Assignment:
Your answer should be the lines below from the one with "The Moon (mass" to the one with "Enceladus orbits Saturn", both included, given again exactly and with nothing added.

Supplied information:
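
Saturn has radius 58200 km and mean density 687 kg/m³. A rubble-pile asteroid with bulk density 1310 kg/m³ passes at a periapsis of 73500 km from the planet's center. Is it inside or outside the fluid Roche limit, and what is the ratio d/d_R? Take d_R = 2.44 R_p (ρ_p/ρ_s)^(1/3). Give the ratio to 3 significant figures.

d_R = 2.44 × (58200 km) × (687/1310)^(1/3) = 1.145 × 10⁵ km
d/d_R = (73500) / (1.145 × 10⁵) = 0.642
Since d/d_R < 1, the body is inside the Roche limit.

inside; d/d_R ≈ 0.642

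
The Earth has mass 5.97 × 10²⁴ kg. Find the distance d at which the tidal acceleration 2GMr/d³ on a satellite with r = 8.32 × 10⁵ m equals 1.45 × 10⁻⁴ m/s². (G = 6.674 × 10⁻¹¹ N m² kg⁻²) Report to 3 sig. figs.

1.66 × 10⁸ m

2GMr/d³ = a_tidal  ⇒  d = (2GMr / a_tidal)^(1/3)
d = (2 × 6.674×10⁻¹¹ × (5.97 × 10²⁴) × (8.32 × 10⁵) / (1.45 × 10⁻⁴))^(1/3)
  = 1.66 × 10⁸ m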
...
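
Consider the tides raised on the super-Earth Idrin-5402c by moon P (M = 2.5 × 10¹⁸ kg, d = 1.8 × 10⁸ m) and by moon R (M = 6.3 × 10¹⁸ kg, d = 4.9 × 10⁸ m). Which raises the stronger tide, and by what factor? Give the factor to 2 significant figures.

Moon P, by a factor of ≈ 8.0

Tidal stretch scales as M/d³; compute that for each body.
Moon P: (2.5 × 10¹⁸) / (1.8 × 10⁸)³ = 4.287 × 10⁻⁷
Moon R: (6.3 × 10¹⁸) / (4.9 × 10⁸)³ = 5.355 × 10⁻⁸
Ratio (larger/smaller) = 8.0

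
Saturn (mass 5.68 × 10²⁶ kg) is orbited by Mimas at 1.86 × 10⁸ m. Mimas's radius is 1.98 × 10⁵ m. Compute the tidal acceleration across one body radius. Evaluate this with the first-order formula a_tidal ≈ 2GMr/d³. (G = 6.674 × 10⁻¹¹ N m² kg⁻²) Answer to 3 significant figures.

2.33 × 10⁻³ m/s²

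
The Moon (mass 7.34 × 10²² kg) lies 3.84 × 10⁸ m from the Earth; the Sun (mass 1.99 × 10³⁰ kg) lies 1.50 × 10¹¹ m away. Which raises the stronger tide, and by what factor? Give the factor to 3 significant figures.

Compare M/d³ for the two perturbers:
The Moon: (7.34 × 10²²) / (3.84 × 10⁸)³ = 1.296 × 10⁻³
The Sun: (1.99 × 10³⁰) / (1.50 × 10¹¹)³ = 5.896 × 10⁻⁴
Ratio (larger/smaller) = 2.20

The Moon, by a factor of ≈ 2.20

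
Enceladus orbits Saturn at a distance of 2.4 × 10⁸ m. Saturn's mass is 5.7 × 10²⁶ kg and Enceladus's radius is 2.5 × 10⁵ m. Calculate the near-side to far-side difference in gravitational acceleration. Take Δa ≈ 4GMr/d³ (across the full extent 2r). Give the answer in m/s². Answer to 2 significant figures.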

Response area:
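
The Moon (mass 7.34 × 10²² kg) lies 3.84 × 10⁸ m from the Earth; the Sun (mass 1.99 × 10³⁰ kg) lies 1.50 × 10¹¹ m away. Which raises the stronger tide, and by what factor? Give the factor to 3 significant figures.

Compare M/d³ for the two perturbers:
The Moon: (7.34 × 10²²) / (3.84 × 10⁸)³ = 1.296 × 10⁻³
The Sun: (1.99 × 10³⁰) / (1.50 × 10¹¹)³ = 5.896 × 10⁻⁴
Ratio (larger/smaller) = 2.20

The Moon, by a factor of ≈ 2.20

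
Enceladus orbits Saturn at a distance of 2.4 × 10⁸ m. Saturn's mass is 5.7 × 10²⁶ kg and Enceladus's radius is 2.5 × 10⁵ m. Calculate the near-side to far-side difference in gravitational acceleration. Take Δa ≈ 4GMr/d³ (across the full extent 2r). Give the answer in m/s². Answer to 2 significant figures.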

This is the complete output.